Provided records.
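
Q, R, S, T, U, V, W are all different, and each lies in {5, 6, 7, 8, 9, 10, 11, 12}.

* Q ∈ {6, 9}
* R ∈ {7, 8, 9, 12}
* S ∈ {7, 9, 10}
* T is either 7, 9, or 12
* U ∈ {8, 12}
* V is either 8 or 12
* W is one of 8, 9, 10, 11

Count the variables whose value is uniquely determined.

Among the 7 variables, 6 fits only Q (and all 7 values in {6, 7, 8, 9, 10, 11, 12} must be used), so Q = 6.
The 6 still-open variables draw from only 6 values {7, 8, 9, 10, 11, 12}, so each is used; only W can be 11, hence W = 11.
The 5 still-open variables draw from only 5 values {7, 8, 9, 10, 12}, so each is used; only S can be 10, hence S = 10.
The 2 variables U and V are confined to {8, 12}, which locks those values in; drop them from R, T.
Determined: Q=6, S=10, W=11. The other variables each still have more than one consistent value. That makes 3.

3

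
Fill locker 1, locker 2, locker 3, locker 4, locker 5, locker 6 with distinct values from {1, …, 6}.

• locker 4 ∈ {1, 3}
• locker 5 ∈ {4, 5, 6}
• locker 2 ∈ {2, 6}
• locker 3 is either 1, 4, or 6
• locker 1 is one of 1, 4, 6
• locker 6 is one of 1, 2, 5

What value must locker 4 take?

Among the 6 variables, 3 fits only locker 4 (and all 6 values in {1, 2, 3, 4, 5, 6} must be used), so locker 4 = 3.

3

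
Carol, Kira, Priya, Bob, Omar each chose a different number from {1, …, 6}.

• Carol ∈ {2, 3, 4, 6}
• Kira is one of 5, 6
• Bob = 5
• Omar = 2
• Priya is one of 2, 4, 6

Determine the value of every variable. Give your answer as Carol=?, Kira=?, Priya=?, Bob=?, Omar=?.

Carol=3, Kira=6, Priya=4, Bob=5, Omar=2

Bob's domain is down to {5}, so Bob = 5. So Kira can't be 5.
Omar's domain is down to {2}, so Omar = 2. Remove 2 from Carol, Priya.
Kira's domain is down to {6}, so Kira = 6. Remove 6 from Carol, Priya.
That leaves Priya = 4. Strike 4 from Carol.
Carol has just one choice, so Carol = 3.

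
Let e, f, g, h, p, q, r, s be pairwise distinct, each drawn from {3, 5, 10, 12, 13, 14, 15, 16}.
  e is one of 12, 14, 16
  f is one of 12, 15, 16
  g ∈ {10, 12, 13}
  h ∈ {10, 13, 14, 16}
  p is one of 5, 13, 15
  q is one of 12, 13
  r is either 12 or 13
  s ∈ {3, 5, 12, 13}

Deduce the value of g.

10

Among the 8 variables, 3 fits only s (and all 8 values in {3, 5, 10, 12, 13, 14, 15, 16} must be used), so s = 3.
Among the 7 still-open variables, 5 fits only p (and all 7 values in {5, 10, 12, 13, 14, 15, 16} must be used), so p = 5.
Among the 6 still-open variables, 15 fits only f (and all 6 values in {10, 12, 13, 14, 15, 16} must be used), so f = 15.
q and r share exactly the 2 values {12, 13}; by pigeonhole those values go to them, so strike 12, 13 from e, g, h.
So g = 10.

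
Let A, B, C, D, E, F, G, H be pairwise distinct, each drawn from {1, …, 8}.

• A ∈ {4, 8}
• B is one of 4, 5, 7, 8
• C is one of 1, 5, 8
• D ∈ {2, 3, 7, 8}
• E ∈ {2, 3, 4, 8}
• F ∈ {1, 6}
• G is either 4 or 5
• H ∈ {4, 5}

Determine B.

The 8 variables together cover exactly {1, 2, 3, 4, 5, 6, 7, 8} — 8 values for 8 variables — and 6 appears only in F's list, so F = 6.
Among the 7 still-open variables, 1 fits only C (and all 7 values in {1, 2, 3, 4, 5, 7, 8} must be used), so C = 1.
The 2 variables G and H are confined to {4, 5}, which locks those values in; drop them from A, B, E.
A's domain is down to {8}, so A = 8. So B, D, E can't be 8.
So B = 7.

7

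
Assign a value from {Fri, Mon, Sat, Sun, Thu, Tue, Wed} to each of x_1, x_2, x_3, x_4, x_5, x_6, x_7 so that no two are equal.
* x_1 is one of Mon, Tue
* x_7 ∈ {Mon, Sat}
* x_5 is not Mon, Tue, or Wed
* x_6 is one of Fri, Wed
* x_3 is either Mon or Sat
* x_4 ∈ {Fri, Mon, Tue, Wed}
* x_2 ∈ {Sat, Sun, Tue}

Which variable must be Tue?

The 7 variables together cover exactly {Fri, Mon, Sat, Sun, Thu, Tue, Wed} — 7 values for 7 variables — and Thu appears only in x_5's list, so x_5 = Thu.
The 6 still-open variables draw from only 6 values {Fri, Mon, Sat, Sun, Tue, Wed}, so each is used; only x_2 can be Sun, hence x_2 = Sun.
x_3 and x_7 share exactly the 2 values {Mon, Sat}; by pigeonhole those values go to them, so strike Mon, Sat from x_1, x_4.
So Tue goes to x_1.

x_1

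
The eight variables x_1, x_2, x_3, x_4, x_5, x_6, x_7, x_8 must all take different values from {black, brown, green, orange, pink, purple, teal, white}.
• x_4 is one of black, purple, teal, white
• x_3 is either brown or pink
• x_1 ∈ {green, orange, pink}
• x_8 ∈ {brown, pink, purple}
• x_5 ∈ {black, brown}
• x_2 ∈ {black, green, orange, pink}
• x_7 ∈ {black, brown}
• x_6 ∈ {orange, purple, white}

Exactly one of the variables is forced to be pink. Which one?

x_3

Among the 8 variables, teal fits only x_4 (and all 8 values in {black, brown, green, orange, pink, purple, teal, white} must be used), so x_4 = teal.
The 7 still-open variables together cover exactly {black, brown, green, orange, pink, purple, white} — 7 values for 7 variables — and white appears only in x_6's list, so x_6 = white.
The 6 still-open variables together cover exactly {black, brown, green, orange, pink, purple} — 6 values for 6 variables — and purple appears only in x_8's list, so x_8 = purple.
x_5 and x_7 between them cover only {black, brown} — a naked pair. Remove those values from x_2, x_3.
So pink goes to x_3.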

About this task. Please give back exactly the lines of this listing beginning at the line with "e is one of 12, 14, 16" and ending with the line with "one of 1, 5, 8", both included, and nothing else.

Problem solution.
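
  e is one of 12, 14, 16
  f is one of 12, 15, 16
  g ∈ {10, 12, 13}
  h ∈ {10, 13, 14, 16}
  p is one of 5, 13, 15
  q is one of 12, 13
  r is either 12 or 13
  s ∈ {3, 5, 12, 13}

Deduce the value of g.

10

Among the 8 variables, 3 fits only s (and all 8 values in {3, 5, 10, 12, 13, 14, 15, 16} must be used), so s = 3.
Among the 7 still-open variables, 5 fits only p (and all 7 values in {5, 10, 12, 13, 14, 15, 16} must be used), so p = 5.
Among the 6 still-open variables, 15 fits only f (and all 6 values in {10, 12, 13, 14, 15, 16} must be used), so f = 15.
q and r share exactly the 2 values {12, 13}; by pigeonhole those values go to them, so strike 12, 13 from e, g, h.
So g = 10.

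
Let A, B, C, D, E, F, G, H be pairwise distinct, each drawn from {1, …, 8}.

• A ∈ {4, 8}
• B is one of 4, 5, 7, 8
• C is one of 1, 5, 8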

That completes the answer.